## Activity
Please return all lines from the records below that include the string "consideration".

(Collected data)
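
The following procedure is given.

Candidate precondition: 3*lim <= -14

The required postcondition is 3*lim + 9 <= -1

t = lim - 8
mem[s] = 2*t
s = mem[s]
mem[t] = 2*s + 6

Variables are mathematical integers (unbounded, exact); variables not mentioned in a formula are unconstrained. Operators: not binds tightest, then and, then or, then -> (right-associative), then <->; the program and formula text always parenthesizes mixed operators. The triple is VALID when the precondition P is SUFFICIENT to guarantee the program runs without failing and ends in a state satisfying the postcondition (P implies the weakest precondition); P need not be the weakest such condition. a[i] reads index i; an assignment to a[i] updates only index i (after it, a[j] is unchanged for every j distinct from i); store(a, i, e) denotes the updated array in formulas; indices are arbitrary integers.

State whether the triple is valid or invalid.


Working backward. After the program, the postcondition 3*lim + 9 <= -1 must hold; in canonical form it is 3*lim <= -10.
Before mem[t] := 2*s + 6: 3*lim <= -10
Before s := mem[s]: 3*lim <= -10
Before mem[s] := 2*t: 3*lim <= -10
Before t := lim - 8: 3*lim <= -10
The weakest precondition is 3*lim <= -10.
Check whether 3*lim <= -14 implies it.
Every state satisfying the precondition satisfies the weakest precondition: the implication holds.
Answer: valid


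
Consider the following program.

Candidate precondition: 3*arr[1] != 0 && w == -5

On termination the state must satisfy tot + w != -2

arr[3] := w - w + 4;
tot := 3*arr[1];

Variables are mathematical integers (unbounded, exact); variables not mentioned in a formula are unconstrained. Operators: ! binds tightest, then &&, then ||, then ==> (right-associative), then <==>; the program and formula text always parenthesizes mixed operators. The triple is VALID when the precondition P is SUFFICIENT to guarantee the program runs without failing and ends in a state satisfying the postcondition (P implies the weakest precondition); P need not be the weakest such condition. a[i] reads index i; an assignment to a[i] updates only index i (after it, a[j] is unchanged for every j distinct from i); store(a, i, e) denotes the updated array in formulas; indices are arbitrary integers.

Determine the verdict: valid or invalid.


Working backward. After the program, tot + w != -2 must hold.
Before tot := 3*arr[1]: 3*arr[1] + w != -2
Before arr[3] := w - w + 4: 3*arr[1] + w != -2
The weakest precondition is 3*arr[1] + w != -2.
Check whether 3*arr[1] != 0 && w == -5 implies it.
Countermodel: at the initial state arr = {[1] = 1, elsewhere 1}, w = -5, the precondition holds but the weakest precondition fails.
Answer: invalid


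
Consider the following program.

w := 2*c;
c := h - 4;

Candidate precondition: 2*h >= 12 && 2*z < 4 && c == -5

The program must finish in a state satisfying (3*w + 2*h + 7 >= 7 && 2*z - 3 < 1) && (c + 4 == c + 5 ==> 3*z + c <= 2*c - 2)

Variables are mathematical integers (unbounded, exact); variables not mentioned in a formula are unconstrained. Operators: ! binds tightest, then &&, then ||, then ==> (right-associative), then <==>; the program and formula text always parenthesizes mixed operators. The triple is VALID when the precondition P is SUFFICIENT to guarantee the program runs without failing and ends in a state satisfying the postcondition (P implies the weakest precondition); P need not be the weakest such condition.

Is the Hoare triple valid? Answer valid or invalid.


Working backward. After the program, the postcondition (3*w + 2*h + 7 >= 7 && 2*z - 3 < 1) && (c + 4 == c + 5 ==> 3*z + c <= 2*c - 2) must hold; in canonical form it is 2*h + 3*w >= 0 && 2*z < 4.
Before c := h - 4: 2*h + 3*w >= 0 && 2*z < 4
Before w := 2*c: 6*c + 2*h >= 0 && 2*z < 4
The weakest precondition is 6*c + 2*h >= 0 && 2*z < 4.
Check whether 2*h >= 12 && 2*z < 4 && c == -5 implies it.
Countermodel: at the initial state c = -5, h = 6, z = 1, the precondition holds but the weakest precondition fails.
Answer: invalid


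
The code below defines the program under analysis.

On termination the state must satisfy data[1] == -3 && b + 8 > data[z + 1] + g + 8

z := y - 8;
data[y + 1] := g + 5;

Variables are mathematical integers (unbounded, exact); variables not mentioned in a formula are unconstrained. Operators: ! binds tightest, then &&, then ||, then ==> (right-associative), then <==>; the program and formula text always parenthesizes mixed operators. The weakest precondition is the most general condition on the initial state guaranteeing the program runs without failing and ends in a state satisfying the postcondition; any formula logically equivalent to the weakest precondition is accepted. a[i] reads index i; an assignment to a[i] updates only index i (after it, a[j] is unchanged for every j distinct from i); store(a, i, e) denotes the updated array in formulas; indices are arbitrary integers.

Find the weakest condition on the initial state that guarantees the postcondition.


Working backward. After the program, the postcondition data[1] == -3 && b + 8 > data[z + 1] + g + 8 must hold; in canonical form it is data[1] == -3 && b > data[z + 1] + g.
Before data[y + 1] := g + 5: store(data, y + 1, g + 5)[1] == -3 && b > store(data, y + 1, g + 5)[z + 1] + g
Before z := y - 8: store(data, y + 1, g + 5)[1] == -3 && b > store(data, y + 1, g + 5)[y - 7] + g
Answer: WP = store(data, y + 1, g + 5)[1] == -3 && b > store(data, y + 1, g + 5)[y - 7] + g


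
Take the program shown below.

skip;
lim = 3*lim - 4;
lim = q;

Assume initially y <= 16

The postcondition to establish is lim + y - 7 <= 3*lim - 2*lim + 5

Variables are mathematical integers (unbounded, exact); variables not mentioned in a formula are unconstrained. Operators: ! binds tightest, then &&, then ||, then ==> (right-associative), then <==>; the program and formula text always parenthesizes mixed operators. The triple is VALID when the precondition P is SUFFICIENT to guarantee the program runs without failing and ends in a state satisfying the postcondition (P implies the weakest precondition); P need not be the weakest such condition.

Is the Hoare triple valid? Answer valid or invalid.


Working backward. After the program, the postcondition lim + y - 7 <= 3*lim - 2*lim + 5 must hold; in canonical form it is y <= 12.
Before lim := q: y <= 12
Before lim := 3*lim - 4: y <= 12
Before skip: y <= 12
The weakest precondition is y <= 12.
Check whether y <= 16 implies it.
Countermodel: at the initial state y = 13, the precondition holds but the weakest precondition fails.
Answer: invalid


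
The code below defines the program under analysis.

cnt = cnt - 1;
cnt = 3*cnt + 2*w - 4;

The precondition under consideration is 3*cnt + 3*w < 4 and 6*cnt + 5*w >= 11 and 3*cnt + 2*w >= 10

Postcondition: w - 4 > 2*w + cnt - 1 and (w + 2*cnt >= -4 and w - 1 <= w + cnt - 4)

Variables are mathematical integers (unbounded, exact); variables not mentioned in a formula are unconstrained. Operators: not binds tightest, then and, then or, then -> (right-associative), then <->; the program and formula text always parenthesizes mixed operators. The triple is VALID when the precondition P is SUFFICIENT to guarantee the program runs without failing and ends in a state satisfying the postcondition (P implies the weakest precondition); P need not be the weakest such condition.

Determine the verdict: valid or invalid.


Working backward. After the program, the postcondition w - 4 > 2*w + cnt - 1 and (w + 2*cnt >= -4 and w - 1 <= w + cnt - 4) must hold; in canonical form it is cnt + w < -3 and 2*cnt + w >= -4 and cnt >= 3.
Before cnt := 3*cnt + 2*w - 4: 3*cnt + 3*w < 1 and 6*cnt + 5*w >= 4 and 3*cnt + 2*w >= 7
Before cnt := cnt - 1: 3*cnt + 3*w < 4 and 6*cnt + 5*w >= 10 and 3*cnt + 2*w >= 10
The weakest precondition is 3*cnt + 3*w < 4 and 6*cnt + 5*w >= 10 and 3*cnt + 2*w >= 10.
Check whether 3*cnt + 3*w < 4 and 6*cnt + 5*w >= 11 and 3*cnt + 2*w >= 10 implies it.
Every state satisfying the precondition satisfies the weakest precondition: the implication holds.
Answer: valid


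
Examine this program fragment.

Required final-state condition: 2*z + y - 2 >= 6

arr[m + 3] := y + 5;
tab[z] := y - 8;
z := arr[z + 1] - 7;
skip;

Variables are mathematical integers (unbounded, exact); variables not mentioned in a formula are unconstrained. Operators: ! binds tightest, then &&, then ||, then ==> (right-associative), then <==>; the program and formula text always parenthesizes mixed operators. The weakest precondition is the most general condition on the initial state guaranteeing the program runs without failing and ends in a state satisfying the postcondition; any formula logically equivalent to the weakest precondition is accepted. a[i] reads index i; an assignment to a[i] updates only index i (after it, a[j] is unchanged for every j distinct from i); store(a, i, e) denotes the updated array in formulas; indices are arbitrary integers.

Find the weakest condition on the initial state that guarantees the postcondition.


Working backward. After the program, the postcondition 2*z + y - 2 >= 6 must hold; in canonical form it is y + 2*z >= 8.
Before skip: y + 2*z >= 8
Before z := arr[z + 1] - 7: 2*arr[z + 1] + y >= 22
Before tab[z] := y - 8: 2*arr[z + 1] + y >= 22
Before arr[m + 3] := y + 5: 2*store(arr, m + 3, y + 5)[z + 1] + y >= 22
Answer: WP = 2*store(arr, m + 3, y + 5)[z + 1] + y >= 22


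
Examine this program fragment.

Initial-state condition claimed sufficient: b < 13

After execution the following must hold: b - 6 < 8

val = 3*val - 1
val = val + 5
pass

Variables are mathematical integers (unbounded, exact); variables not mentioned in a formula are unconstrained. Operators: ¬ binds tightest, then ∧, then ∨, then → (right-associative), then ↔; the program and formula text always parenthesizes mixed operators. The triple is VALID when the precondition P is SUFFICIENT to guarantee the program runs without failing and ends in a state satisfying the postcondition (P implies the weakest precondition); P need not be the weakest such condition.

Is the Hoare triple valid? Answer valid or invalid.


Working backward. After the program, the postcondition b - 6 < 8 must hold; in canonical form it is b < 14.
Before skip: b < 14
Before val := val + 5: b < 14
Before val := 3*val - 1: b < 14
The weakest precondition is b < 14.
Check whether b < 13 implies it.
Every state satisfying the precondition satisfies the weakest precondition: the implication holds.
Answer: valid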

--

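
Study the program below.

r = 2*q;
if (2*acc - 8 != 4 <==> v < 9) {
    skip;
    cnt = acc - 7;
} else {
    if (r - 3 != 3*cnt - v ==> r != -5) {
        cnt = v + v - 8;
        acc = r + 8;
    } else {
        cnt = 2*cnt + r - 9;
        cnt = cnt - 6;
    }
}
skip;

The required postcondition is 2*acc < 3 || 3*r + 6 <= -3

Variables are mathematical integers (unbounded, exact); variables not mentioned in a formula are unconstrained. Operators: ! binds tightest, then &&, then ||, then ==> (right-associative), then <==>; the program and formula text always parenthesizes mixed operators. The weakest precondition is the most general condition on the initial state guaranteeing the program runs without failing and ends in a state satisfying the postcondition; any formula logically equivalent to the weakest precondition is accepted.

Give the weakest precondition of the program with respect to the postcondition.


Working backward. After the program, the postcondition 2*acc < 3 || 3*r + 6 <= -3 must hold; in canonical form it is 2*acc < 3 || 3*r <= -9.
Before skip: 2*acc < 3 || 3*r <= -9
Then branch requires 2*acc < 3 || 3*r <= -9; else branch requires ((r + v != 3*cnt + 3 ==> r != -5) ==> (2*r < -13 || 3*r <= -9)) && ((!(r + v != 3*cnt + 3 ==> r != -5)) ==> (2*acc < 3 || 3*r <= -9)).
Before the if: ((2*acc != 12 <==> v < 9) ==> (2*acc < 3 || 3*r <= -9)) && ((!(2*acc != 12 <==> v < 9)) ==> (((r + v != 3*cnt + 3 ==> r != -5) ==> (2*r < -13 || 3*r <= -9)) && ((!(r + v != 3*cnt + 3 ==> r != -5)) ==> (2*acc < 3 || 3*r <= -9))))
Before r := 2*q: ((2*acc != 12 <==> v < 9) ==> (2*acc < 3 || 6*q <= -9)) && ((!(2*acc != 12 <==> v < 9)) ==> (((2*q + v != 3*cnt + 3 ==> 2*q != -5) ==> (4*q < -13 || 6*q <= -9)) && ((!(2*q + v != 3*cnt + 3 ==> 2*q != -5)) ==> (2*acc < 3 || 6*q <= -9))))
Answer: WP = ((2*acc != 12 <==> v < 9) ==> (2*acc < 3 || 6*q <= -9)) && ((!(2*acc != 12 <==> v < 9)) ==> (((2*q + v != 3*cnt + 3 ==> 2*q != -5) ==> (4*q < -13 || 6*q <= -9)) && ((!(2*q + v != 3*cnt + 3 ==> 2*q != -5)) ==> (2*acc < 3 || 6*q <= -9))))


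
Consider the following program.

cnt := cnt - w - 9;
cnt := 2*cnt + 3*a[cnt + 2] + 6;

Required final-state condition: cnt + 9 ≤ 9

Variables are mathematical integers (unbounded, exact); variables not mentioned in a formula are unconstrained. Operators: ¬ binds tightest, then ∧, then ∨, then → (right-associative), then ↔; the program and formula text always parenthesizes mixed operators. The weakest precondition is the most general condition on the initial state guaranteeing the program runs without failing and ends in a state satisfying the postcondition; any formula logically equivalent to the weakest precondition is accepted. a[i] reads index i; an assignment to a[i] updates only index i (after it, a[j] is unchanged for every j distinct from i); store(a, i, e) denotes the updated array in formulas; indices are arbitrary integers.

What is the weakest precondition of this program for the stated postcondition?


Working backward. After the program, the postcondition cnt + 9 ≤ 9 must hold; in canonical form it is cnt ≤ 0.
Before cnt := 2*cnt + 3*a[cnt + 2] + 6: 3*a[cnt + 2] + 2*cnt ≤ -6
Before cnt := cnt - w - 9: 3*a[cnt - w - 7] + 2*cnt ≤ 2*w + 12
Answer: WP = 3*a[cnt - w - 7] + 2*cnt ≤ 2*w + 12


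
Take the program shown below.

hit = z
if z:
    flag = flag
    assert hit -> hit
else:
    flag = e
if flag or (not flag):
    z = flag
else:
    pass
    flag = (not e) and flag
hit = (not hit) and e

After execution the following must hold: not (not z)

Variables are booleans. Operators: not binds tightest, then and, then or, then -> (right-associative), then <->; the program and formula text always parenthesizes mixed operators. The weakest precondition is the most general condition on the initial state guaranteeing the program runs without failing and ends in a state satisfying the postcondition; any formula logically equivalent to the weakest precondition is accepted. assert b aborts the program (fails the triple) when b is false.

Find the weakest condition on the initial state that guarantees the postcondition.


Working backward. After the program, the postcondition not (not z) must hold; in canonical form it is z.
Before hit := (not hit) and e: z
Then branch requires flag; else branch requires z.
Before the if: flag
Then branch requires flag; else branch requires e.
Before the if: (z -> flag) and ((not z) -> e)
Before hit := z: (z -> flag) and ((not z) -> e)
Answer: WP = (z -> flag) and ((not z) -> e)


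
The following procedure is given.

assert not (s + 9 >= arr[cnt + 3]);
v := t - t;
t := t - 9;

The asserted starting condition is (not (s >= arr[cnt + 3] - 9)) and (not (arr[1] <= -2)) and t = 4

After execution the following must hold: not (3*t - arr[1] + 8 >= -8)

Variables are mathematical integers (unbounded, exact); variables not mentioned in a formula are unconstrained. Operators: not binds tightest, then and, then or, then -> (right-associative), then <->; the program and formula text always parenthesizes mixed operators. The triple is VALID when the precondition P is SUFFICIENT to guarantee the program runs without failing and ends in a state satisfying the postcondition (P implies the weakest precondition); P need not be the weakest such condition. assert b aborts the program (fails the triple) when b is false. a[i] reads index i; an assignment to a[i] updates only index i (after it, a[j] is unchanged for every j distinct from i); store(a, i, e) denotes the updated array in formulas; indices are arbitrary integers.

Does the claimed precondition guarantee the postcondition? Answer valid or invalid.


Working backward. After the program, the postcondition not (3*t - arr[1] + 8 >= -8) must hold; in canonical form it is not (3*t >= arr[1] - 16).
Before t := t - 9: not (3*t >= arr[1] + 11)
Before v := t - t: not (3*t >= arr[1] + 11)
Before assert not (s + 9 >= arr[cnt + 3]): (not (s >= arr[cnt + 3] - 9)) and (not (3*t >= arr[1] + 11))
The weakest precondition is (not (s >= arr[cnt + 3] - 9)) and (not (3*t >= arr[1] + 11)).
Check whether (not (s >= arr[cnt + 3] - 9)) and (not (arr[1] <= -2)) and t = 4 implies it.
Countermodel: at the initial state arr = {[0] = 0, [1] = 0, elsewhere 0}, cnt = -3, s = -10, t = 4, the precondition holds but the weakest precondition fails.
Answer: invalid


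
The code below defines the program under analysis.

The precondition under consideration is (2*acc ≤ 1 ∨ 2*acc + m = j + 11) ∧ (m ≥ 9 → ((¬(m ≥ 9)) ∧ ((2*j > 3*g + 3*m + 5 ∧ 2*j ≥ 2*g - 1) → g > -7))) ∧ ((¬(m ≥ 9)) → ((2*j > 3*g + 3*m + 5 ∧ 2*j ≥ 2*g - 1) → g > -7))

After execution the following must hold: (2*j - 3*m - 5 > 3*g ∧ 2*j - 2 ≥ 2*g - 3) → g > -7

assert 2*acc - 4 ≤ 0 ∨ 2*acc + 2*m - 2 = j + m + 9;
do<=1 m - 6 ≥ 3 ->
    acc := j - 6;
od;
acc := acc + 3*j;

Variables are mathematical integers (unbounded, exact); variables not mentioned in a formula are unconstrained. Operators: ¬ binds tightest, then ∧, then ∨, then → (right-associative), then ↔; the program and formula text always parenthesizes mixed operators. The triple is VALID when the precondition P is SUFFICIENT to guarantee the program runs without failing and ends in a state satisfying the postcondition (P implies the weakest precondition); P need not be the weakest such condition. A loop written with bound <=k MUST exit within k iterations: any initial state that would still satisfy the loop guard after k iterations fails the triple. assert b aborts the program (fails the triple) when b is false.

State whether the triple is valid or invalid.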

## Your response
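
The precondition under consideration is 3*cnt + 3*w < 4 and 6*cnt + 5*w >= 11 and 3*cnt + 2*w >= 10
The precondition under consideration is (2*acc ≤ 1 ∨ 2*acc + m = j + 11) ∧ (m ≥ 9 → ((¬(m ≥ 9)) ∧ ((2*j > 3*g + 3*m + 5 ∧ 2*j ≥ 2*g - 1) → g > -7))) ∧ ((¬(m ≥ 9)) → ((2*j > 3*g + 3*m + 5 ∧ 2*j ≥ 2*g - 1) → g > -7))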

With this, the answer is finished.